Activity:
Within the entries below, find the portion that opens with the line containing "CHO/Cl gauche: 3.1" and closes with the line containing "CN/COOH gauche: 2.7". Retype that portion exactly and only.

Saved data entries:
......

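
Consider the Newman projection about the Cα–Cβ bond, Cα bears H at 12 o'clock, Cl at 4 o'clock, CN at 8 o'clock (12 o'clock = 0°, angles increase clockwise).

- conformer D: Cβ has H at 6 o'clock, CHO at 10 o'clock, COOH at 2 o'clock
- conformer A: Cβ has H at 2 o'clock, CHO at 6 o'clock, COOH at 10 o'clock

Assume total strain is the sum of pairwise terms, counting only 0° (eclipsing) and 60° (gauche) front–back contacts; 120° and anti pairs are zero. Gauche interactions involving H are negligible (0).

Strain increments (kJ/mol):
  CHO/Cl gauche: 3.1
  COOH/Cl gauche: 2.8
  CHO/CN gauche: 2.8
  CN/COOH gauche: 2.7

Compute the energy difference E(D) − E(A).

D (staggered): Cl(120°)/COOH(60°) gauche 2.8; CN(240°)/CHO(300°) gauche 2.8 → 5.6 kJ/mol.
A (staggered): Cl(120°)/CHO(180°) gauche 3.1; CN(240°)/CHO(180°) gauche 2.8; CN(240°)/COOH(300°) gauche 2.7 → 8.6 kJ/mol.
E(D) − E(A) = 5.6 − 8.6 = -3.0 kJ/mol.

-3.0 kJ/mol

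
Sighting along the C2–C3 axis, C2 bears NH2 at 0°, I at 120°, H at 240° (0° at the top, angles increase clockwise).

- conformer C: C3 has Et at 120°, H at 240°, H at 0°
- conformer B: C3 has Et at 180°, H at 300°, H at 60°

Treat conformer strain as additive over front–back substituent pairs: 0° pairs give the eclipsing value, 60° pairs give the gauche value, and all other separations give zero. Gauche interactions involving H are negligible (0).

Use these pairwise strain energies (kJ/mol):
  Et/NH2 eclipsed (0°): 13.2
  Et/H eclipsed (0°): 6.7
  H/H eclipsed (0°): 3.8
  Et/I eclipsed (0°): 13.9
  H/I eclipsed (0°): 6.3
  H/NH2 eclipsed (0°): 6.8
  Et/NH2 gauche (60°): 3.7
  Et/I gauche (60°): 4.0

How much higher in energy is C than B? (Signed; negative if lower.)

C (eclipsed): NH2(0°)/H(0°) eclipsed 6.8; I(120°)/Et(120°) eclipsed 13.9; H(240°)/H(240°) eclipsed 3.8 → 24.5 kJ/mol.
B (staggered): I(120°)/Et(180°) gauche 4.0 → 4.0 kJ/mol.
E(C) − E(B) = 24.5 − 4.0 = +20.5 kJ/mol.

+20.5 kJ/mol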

......

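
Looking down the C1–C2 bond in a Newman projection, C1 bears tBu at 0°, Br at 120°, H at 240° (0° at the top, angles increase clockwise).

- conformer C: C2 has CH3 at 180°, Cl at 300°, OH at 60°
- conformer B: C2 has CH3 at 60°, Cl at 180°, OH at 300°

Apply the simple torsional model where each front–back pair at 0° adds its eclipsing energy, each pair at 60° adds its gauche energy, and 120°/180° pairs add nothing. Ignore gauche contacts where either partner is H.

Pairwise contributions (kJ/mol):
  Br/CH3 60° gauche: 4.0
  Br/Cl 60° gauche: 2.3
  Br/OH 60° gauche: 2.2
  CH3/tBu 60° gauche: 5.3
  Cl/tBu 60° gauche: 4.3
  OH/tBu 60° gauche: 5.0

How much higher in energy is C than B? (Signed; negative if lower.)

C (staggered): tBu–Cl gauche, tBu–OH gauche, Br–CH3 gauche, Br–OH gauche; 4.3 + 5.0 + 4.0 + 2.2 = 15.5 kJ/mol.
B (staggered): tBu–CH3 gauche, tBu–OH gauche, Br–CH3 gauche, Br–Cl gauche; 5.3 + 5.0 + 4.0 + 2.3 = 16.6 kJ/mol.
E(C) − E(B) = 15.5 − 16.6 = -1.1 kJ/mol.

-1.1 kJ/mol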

......

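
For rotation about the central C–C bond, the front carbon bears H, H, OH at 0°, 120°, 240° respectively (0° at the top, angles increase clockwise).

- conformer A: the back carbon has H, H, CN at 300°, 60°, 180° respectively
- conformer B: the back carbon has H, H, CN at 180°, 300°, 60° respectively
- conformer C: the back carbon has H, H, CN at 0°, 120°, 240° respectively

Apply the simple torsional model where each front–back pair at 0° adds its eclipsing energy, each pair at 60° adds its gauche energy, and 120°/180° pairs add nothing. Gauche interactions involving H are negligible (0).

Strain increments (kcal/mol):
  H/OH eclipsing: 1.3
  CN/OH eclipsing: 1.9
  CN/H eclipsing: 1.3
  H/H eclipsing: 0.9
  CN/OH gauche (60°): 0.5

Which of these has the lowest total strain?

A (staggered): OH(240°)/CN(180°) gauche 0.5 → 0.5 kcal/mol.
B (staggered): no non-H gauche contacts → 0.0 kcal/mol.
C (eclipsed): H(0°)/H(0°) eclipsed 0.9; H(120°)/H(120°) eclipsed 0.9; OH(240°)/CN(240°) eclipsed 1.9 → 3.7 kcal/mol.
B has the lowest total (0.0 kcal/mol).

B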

......

Answer box:
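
  CHO/Cl gauche: 3.1
  COOH/Cl gauche: 2.8
  CHO/CN gauche: 2.8
  CN/COOH gauche: 2.7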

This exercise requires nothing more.